• Requirement
Every line of the records that holds the word "crotchet" should be copied out.

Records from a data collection
════════

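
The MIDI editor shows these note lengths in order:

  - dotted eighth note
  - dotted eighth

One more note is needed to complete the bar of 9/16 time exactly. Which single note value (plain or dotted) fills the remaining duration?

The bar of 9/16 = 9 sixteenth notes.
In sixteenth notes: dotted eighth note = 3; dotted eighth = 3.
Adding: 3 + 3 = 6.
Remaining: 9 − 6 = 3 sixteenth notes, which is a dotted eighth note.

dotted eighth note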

════════

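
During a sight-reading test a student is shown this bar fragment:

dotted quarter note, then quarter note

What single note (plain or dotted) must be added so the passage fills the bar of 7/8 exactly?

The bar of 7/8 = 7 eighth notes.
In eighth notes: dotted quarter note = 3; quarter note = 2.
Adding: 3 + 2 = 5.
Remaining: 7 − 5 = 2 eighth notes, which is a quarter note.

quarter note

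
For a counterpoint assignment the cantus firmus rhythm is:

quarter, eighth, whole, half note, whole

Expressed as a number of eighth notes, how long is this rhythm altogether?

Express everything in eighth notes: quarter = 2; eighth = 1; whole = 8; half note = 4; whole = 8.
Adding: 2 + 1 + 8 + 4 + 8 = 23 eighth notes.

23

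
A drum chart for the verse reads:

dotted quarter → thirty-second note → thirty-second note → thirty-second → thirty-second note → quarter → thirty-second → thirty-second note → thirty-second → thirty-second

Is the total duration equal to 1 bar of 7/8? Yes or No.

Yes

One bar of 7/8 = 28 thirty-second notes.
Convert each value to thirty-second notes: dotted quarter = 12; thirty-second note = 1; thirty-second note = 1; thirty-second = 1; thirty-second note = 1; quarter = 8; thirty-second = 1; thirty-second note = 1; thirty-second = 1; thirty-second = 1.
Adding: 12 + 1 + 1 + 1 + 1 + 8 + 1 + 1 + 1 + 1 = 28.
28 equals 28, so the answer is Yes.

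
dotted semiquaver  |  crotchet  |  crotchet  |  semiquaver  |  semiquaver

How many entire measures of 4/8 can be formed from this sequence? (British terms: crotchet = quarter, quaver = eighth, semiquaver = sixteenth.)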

════════

• Task response
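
dotted semiquaver  |  crotchet  |  crotchet  |  semiquaver  |  semiquaver
How many entire measures of 4/8 can be formed from this sequence? (British terms: crotchet = quarter, quaver = eighth, semiquaver = sixteenth.)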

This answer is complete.